### ASSIGNMENT
Of the lines in the data below, count the ones holding the string "bench", and answer with that number only.

─── EXERCISE MATERIAL ───

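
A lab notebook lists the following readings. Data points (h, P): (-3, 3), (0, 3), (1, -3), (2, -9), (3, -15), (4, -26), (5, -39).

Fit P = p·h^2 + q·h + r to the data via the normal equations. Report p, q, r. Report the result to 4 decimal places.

p = -0.9856, q = -3.2136, r = 2.2341

Normal-equation sums: Σh^2·h^2 = 1060, Σh^2·h = 198, Σh^2 = 64, Σh·h = 64, Σh = 12, Σ1 = 7.
Moment sums: Σh^2·P = -1538, Σh·P = -374, ΣP = -86.
MᵀM·[p, q, r]ᵀ = MᵀP becomes [[1060, 198, 64]; [198, 64, 12]; [64, 12, 7]]·[p, q, r]ᵀ = [-1538, -374, -86]ᵀ.
Solving the 3×3 system (Gaussian elimination) gives p = -7375/7483, q = -24047/7483, r = 16718/7483.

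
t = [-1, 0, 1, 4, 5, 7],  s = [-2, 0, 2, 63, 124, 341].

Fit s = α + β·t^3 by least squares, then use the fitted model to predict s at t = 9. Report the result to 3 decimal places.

Entries of AᵀA: Σ1 = 6, Σt^3 = 532, Σt^3·t^3 = 137372.
Right-hand side: Σs = 528, Σt^3·s = 136499.
Normal equations: [[6, 532]; [532, 137372]]·[α, β]ᵀ = [528, 136499]ᵀ.
Determinant 6·137372 − 532² = 541208.
α = (528·137372 − 532·136499)/541208 = -21263/135302; β = (6·136499 − 532·528)/541208 = 269049/270604.
At t = 9: ŝ = (-21263/135302)·(1) + (269049/270604)·(729) = 196094195/270604.

ŝ = 724.654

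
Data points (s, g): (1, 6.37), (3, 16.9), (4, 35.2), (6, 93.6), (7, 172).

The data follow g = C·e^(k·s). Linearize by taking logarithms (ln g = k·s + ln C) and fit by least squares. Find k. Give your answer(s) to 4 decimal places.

Taking logs, ln g = k·s + ln C, so regress ln g on s.
Σs = 21.0000, Σ(s)² = 111.0000, Σln g = 17.9265, Σs·ln g = 87.8444.
Normal system: [[111.0000, 21.0000]; [21.0000, 5]]·[k, ln C]ᵀ = [87.8444, 17.9265]ᵀ.
Solving (det = 114.0000): k = 0.55058, ln C = 1.27288.

k = 0.5506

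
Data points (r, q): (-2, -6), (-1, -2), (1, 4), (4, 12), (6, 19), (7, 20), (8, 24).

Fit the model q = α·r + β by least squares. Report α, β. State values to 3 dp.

Setting ∂/∂α … = 0 gives: 171·α + 23·β = 512;  23·α + 7·β = 71.
(Σr·r = 171, Σr = 23, Σ1 = 7, Σr·q = 512, Σq = 71.)
Eliminating β: 7·(row 1) − 23·(row 2) gives 668·α = 7·512 − 23·71 = 1951, so α = 1951/668.
Then β = (71 − 23·(1951/668))/7 = 365/668.

α = 2.921, β = 0.546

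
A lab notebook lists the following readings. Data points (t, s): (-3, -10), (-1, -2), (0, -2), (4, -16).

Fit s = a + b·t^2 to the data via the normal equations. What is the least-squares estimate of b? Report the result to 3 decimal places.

Sums needed: Σ1 = 4, Σt^2 = 26, Σt^2·t^2 = 338.
For Mᵀs: Σs = -30, Σt^2·s = -348.
Δ = 4·338 − 26² = 676.
a = ((-30)·338 − 26·(-348))/676 = -21/13; b = (4·(-348) − 26·(-30))/676 = -153/169.

b = -0.905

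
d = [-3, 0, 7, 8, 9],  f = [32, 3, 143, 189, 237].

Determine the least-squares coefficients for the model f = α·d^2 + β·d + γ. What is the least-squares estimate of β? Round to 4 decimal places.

β = -0.7387

With design matrix X, XᵀX = [[13139, 1557, 203]; [1557, 203, 21]; [203, 21, 5]] and Xᵀf = [38588, 4550, 604]ᵀ.
Row-reducing yields α = 18907/6348, β = -1563/2116, γ = 4727/1587.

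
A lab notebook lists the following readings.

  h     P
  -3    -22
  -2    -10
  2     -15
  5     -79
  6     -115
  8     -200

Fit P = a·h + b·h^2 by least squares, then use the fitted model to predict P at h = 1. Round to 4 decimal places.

P̂ = -4.2646

Entries of AᵀA: Σh·h = 142, Σh·h^2 = 826, Σh^2·h^2 = 6130.
Right-hand side: Σh·P = -2629, Σh^2·P = -19213.
Eliminating b: 6130·(row 1) − 826·(row 2) gives 188184·a = 6130·(-2629) − 826·(-19213) = -245832, so a = -10243/7841.
Then b = ((-19213) − 826·(-10243/7841))/6130 = -46391/15682.
At h = 1: P̂ = (-10243/7841)·(1) + (-46391/15682)·(1) = -66877/15682.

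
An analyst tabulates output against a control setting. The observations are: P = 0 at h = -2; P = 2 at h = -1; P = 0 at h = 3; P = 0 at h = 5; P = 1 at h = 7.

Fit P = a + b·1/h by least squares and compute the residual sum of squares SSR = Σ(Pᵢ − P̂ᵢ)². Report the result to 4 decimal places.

SSR = 1.7555

From the data, Σ1 = 5, Σ1/h = -173/210, Σ1/h·1/h = 62689/44100.
And ΣP = 3, Σ1/h·P = -13/7.
So XᵀX·[a, b]ᵀ = XᵀP: [[5, -173/210]; [-173/210, 62689/44100]]·[a, b]ᵀ = [3, -13/7]ᵀ.
det = 5·(62689/44100) − (-173/210)² = 70879/11025.
a = (3·(62689/44100) − (-173/210)·(-13/7))/(70879/11025) = 120597/283516; b = (5·(-13/7) − (-173/210)·3)/(70879/11025) = -150255/141758.
Residuals: -67713/70879, 145925/283516, -20427/283516, -60495/283516, 205849/283516; SSR = 497699/283516.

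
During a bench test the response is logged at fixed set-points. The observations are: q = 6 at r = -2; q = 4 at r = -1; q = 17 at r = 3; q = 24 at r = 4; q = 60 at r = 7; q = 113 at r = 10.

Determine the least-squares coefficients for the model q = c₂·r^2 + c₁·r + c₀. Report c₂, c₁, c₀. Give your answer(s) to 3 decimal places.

The normal equations are: 12755·c₂ + 1425·c₁ + 179·c₀ = 14805;  1425·c₂ + 179·c₁ + 21·c₀ = 1681;  179·c₂ + 21·c₁ + 6·c₀ = 224.
(Σr^2·r^2 = 12755, Σr^2·r = 1425, Σr^2 = 179, Σr·r = 179, Σr = 21, Σ1 = 6, Σr^2·q = 14805, Σr·q = 1681, Σq = 224.)
Solving the 3×3 system (Gaussian elimination) gives c₂ = 421955/433988, c₁ = 496267/433988, c₀ = 469240/108497.

c₂ = 0.972, c₁ = 1.144, c₀ = 4.325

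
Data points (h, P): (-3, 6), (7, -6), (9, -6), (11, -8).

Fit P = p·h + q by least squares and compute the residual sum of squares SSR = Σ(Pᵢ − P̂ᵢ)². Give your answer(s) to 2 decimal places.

SSR = 2.97

Sums needed: Σh·h = 260, Σh = 24, Σ1 = 4.
Right-hand side: Σh·P = -202, ΣP = -14.
So AᵀA·[p, q]ᵀ = AᵀP: [[260, 24]; [24, 4]]·[p, q]ᵀ = [-202, -14]ᵀ.
Δ = 260·4 − 24² = 464.
p = ((-202)·4 − 24·(-14))/464 = -59/58; q = (260·(-14) − 24·(-202))/464 = 151/58.
Residuals: 10/29, -43/29, 16/29, 17/29; SSR = 86/29.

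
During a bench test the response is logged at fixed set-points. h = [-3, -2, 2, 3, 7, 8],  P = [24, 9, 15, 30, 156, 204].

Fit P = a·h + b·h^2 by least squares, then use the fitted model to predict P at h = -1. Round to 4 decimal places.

P̂ = 1.8723

Compute the Gram sums: Σh·h = 139, Σh·h^2 = 855, Σh^2·h^2 = 6691.
And Σh·P = 2754, Σh^2·P = 21282.
Normal equations: [[139, 855]; [855, 6691]]·[a, b]ᵀ = [2754, 21282]ᵀ.
Eliminating b: 6691·(row 1) − 855·(row 2) gives 199024·a = 6691·2754 − 855·21282 = 230904, so a = 28863/24878.
Then b = (21282 − 855·(28863/24878))/6691 = 75441/24878.
At h = -1: P̂ = (28863/24878)·(-1) + (75441/24878)·(1) = 3327/1777.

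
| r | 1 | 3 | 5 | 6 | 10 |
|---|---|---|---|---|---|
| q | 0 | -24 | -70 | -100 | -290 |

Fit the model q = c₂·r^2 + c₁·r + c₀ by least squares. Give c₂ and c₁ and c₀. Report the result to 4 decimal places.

Compute the Gram sums: Σr^2·r^2 = 12003, Σr^2·r = 1369, Σr^2 = 171, Σr·r = 171, Σr = 25, Σ1 = 5.
And Σr^2·q = -34566, Σr·q = -3922, Σq = -484.
Normal equations: [[12003, 1369, 171]; [1369, 171, 25]; [171, 25, 5]]·[c₂, c₁, c₀]ᵀ = [-34566, -3922, -484]ᵀ.
Solving the 3×3 system (Gaussian elimination) gives c₂ = -17681/5914, c₁ = 4461/5914, c₀ = 4955/2957.

c₂ = -2.9897, c₁ = 0.7543, c₀ = 1.6757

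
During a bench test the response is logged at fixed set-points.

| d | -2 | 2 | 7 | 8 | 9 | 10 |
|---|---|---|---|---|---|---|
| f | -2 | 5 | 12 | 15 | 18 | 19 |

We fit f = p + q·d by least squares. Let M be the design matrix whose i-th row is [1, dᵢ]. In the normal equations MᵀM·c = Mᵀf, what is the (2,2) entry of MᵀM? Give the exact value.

Row 2 ↔ basis d, column 2 ↔ basis d, so (MᵀM)_{2,2} = Σᵢ (d)·(d) = (-2)·(-2) + (2)·(2) + (7)·(7) + (8)·(8) + (9)·(9) + (10)·(10) = 302.

302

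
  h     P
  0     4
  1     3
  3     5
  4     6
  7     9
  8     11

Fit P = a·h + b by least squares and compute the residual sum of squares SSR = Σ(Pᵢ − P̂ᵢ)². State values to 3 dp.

With design matrix X, XᵀX = [[139, 23]; [23, 6]] and XᵀP = [193, 38]ᵀ.
Δ = 139·6 − 23² = 305.
a = (193·6 − 23·38)/305 = 284/305; b = (139·38 − 23·193)/305 = 843/305.
Residuals: 377/305, -212/305, -34/61, -149/305, -86/305, 48/61; SSR = 994/305.

SSR = 3.259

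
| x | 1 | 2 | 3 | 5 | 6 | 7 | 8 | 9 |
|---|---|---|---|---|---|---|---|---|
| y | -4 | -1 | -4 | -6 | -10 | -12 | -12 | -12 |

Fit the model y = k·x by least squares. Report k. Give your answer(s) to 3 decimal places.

k = -1.472

Normal-equation sums: Σx·x = 269.
Right-hand side: Σx·y = -396.
So MᵀM·[k]ᵀ = Mᵀy: [[269]]·[k]ᵀ = [-396]ᵀ.
Hence k = -396 / 269 ≈ -1.47212.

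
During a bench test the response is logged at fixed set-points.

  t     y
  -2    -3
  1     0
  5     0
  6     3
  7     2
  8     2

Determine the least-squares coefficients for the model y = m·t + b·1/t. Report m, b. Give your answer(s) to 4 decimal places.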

───

### EXERCISE ANSWER
4